Goal of the exercise
Going through the entries below, count each line that holds "come" and give only the total.

━━━

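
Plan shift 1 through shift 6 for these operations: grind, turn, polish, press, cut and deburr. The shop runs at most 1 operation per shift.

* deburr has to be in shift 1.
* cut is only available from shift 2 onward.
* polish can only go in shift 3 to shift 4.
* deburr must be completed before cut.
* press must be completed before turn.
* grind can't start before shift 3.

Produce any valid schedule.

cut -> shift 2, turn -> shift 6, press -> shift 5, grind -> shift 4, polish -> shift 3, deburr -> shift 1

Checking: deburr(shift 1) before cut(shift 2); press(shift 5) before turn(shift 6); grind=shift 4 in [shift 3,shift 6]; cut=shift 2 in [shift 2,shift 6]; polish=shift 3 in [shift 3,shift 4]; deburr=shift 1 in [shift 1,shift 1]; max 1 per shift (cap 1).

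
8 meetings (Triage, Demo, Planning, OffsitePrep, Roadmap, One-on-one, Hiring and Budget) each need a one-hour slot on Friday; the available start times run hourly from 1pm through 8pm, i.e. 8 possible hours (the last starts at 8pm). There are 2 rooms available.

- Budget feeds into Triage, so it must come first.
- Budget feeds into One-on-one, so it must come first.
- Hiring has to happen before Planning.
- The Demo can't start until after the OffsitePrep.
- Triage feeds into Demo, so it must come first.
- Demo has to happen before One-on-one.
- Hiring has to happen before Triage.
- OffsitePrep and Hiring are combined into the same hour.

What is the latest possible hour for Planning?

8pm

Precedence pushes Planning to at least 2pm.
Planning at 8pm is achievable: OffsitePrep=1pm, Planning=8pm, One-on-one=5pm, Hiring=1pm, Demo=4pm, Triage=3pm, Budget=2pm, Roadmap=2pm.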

━━━

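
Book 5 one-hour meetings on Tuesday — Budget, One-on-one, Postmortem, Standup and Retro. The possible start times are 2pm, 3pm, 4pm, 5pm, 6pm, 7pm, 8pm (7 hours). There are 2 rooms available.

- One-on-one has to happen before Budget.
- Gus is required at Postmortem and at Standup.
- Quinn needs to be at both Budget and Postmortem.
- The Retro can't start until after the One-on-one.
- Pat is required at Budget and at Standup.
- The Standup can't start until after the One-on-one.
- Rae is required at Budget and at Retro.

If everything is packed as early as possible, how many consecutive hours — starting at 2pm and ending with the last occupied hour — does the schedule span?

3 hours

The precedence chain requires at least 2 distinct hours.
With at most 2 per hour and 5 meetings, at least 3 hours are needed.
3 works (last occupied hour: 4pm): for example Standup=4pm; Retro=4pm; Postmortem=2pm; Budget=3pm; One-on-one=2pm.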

━━━

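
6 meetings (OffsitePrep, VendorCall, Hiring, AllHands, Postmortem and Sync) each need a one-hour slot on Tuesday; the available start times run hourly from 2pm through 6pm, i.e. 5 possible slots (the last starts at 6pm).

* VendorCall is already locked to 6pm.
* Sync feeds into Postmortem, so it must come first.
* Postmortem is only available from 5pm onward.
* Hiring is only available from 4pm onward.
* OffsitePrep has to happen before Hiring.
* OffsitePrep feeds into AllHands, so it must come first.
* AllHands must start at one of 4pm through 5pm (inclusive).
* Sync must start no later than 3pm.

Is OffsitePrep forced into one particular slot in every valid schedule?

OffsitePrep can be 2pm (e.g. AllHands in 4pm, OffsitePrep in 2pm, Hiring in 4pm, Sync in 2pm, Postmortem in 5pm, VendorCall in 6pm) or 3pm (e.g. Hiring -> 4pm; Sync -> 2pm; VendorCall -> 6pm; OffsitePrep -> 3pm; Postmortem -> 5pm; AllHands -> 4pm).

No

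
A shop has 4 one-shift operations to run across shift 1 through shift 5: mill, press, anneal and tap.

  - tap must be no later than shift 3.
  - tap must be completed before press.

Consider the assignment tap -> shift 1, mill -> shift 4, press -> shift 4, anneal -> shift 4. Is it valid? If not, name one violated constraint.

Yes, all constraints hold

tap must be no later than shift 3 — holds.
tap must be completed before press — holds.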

━━━

Answer
5